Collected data
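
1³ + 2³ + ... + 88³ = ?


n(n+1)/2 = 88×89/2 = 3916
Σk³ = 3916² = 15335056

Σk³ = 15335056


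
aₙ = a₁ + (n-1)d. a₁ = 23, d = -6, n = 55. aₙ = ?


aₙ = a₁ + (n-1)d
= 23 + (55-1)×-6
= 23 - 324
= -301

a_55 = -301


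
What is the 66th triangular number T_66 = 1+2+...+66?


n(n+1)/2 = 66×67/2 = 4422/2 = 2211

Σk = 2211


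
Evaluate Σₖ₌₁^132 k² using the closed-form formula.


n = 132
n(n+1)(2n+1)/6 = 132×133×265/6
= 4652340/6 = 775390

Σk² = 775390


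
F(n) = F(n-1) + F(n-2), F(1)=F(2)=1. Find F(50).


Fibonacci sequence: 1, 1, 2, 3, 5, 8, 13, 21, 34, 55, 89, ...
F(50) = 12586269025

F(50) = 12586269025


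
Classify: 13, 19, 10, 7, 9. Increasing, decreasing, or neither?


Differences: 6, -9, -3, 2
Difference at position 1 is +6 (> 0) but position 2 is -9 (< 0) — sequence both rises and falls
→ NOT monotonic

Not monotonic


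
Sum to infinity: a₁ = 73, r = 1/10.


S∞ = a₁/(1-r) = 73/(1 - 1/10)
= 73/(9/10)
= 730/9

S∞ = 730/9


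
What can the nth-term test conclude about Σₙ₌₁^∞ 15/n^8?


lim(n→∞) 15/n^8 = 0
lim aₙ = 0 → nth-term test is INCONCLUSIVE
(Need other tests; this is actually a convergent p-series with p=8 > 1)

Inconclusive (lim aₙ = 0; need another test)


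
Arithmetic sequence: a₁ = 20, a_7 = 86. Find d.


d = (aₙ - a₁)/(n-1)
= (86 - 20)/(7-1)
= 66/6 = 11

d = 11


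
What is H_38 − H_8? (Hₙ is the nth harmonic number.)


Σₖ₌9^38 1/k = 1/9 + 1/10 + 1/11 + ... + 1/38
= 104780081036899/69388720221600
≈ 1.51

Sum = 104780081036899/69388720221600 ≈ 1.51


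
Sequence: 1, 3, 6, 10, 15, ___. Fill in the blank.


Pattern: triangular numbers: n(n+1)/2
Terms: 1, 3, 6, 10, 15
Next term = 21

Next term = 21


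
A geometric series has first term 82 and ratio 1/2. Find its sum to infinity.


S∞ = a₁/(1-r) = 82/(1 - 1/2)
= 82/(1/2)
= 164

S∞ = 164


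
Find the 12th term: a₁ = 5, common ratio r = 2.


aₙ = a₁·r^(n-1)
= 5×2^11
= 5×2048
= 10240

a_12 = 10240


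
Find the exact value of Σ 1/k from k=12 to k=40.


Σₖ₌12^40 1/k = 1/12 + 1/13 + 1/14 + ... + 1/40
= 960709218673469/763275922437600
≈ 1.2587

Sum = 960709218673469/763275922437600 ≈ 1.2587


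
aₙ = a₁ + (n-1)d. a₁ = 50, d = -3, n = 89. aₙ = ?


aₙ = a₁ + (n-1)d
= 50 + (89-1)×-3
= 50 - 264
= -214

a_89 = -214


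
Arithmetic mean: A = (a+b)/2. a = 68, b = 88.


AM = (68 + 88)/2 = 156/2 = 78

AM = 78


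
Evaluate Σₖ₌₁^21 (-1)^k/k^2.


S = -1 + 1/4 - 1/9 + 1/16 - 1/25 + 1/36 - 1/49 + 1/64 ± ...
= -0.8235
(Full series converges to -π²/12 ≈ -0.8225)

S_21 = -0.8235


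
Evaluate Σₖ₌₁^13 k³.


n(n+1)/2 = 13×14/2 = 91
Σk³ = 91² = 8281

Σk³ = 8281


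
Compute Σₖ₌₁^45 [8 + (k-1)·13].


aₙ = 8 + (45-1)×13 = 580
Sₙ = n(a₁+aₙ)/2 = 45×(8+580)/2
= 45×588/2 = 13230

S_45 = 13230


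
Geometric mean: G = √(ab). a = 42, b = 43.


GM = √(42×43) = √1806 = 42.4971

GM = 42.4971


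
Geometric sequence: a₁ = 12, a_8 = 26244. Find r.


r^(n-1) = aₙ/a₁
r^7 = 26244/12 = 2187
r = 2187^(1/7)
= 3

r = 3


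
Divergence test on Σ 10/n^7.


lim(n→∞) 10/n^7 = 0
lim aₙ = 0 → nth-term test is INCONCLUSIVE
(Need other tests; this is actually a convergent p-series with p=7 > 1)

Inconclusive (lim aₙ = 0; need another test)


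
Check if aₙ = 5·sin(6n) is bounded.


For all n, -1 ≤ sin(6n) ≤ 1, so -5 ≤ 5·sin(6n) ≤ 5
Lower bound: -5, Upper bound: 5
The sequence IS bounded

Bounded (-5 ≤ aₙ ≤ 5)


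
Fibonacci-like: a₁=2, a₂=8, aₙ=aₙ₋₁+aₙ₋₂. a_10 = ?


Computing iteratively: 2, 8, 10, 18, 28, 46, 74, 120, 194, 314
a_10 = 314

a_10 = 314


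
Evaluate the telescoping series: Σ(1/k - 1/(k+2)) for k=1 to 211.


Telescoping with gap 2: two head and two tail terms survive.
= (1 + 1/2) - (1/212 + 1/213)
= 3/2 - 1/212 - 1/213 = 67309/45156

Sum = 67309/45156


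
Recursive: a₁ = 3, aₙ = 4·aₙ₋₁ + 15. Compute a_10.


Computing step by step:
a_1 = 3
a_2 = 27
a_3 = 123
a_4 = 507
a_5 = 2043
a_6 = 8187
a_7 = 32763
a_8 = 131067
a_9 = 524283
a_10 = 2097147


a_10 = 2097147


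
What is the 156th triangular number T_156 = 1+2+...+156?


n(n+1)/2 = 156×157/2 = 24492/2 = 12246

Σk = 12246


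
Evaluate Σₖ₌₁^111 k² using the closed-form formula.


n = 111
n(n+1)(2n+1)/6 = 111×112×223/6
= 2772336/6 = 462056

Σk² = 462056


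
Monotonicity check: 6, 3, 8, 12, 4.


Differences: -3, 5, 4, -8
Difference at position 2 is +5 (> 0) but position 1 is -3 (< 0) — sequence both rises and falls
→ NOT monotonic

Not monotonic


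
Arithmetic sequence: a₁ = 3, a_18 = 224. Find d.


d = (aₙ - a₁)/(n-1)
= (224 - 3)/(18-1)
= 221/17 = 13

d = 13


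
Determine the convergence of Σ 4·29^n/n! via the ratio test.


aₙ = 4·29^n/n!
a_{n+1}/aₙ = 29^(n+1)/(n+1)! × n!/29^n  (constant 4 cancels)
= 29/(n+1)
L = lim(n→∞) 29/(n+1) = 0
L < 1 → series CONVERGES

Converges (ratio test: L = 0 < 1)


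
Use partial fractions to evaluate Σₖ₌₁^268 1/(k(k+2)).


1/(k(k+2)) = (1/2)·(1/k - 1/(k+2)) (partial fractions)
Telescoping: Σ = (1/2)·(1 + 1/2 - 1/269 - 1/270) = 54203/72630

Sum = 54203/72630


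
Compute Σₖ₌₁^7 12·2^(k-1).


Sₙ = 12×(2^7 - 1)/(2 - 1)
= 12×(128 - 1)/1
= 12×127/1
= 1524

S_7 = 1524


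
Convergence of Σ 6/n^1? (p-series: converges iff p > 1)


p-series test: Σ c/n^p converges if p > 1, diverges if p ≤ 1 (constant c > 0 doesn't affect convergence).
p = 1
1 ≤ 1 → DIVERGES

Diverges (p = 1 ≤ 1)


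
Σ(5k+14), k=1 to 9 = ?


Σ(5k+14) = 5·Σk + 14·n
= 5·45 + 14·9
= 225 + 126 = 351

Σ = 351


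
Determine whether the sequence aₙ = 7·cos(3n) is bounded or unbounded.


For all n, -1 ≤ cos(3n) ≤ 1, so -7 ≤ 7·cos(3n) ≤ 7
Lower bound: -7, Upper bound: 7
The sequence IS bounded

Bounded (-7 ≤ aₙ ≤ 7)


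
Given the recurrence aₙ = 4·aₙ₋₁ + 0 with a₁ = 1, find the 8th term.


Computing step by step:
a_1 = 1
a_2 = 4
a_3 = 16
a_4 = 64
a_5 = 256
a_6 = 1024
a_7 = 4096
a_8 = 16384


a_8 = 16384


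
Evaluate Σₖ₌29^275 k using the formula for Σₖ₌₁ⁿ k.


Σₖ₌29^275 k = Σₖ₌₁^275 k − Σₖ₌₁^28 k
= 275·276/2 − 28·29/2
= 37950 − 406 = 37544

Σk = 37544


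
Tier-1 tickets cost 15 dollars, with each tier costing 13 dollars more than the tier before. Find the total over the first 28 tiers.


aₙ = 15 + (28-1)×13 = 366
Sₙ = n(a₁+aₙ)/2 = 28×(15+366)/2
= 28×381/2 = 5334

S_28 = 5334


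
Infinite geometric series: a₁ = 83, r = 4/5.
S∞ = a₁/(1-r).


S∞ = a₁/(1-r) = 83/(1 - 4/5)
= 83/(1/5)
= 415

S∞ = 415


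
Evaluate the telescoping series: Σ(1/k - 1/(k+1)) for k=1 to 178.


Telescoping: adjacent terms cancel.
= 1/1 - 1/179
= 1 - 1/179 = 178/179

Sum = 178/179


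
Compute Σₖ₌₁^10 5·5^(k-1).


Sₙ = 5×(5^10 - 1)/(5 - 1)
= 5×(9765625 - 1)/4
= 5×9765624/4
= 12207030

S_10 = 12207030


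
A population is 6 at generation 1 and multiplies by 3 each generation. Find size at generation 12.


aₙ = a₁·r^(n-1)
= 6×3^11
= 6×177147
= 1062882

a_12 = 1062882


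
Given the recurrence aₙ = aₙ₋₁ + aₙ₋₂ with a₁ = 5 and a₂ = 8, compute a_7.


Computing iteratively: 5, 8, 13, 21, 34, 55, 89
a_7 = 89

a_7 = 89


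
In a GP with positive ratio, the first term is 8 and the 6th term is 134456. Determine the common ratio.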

PROBLEM STATEMENT
Write the lines out again exactly, from the one containing "Evaluate the telescoping series: Σ(1/k - 1/(k+1))" through the last line of the records, and include no other lines.

OUTPUT OF THE EXERCISE
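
Evaluate the telescoping series: Σ(1/k - 1/(k+1)) for k=1 to 178.


Telescoping: adjacent terms cancel.
= 1/1 - 1/179
= 1 - 1/179 = 178/179

Sum = 178/179


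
Compute Σₖ₌₁^10 5·5^(k-1).


Sₙ = 5×(5^10 - 1)/(5 - 1)
= 5×(9765625 - 1)/4
= 5×9765624/4
= 12207030

S_10 = 12207030


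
A population is 6 at generation 1 and multiplies by 3 each generation. Find size at generation 12.


aₙ = a₁·r^(n-1)
= 6×3^11
= 6×177147
= 1062882

a_12 = 1062882


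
Given the recurrence aₙ = aₙ₋₁ + aₙ₋₂ with a₁ = 5 and a₂ = 8, compute a_7.


Computing iteratively: 5, 8, 13, 21, 34, 55, 89
a_7 = 89

a_7 = 89


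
In a GP with positive ratio, the first term is 8 and the 6th term is 134456. Determine the common ratio.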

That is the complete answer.